Exercise instructions
Each line below must be written out exactly as shown.

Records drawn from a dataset
^^^^^^^^^^^^^^^^

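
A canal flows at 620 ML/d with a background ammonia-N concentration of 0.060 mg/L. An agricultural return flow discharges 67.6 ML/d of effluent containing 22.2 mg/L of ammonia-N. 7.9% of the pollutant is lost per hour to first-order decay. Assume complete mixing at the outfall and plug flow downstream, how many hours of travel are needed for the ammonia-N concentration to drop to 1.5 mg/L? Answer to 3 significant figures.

4.85 h

After mixing, C = (620.0·0.06000 + 67.60·22.20) / 687.6 = 1538/687.6 = 2.237 mg/L.
7.9%/h lost → k = −ln(1 − 0.079) = 0.08230 h⁻¹.
2.237·exp(−k·t) = 1.5 → t = ln(2.237/1.5)/k = 17480 s = 4.855 h.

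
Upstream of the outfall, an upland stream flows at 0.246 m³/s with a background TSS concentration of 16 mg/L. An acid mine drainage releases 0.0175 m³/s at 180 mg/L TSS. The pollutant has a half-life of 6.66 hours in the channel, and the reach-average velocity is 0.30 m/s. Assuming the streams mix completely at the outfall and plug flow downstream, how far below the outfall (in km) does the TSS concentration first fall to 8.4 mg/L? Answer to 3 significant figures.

Flow-weighted average: C = (0.2460·16.00 + 0.01750·180.0) / 0.2635 = 7.086/0.2635 = 26.89 mg/L.
Half-life 6.66 h → k = ln 2 / 6.66 = 0.1041 h⁻¹ = 2.498 d⁻¹.
Set 26.89·exp(−k·t) = 8.4 → t = ln(26.89/8.4)/k = 40250 s = 11.18 h.
Distance = v·t = 0.30·40250 = 12070 m = 12.07 km.

12.1 km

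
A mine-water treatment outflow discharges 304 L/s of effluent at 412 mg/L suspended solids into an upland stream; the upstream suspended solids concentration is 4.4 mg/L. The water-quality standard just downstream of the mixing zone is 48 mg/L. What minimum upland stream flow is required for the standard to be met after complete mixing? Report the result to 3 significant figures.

Set C_mix = 48: (Q·4.400 + 304.0·412.0) / (Q + 304.0) = 48
→ Q = 304.0·(412.0 − 48)/(48 − 4.400) = 2538 L/s.

2540 L/s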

^^^^^^^^^^^^^^^^

Written response
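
A canal flows at 620 ML/d with a background ammonia-N concentration of 0.060 mg/L. An agricultural return flow discharges 67.6 ML/d of effluent containing 22.2 mg/L of ammonia-N. 7.9% of the pollutant is lost per hour to first-order decay. Assume complete mixing at the outfall and plug flow downstream, how many hours of travel are needed for the ammonia-N concentration to drop to 1.5 mg/L? Answer to 3 significant figures.

4.85 h

After mixing, C = (620.0·0.06000 + 67.60·22.20) / 687.6 = 1538/687.6 = 2.237 mg/L.
7.9%/h lost → k = −ln(1 − 0.079) = 0.08230 h⁻¹.
2.237·exp(−k·t) = 1.5 → t = ln(2.237/1.5)/k = 17480 s = 4.855 h.

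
Upstream of the outfall, an upland stream flows at 0.246 m³/s with a background TSS concentration of 16 mg/L. An acid mine drainage releases 0.0175 m³/s at 180 mg/L TSS. The pollutant has a half-life of 6.66 hours in the channel, and the reach-average velocity is 0.30 m/s. Assuming the streams mix completely at the outfall and plug flow downstream, how far below the outfall (in km) does the TSS concentration first fall to 8.4 mg/L? Answer to 3 significant figures.

Flow-weighted average: C = (0.2460·16.00 + 0.01750·180.0) / 0.2635 = 7.086/0.2635 = 26.89 mg/L.
Half-life 6.66 h → k = ln 2 / 6.66 = 0.1041 h⁻¹ = 2.498 d⁻¹.
Set 26.89·exp(−k·t) = 8.4 → t = ln(26.89/8.4)/k = 40250 s = 11.18 h.
Distance = v·t = 0.30·40250 = 12070 m = 12.07 km.

12.1 km

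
A mine-water treatment outflow discharges 304 L/s of effluent at 412 mg/L suspended solids into an upland stream; the upstream suspended solids concentration is 4.4 mg/L. The water-quality standard just downstream of the mixing zone is 48 mg/L. What minimum upland stream flow is required for the standard to be met after complete mixing? Report the result to 3 significant figures.

Set C_mix = 48: (Q·4.400 + 304.0·412.0) / (Q + 304.0) = 48
→ Q = 304.0·(412.0 − 48)/(48 − 4.400) = 2538 L/s.

2540 L/s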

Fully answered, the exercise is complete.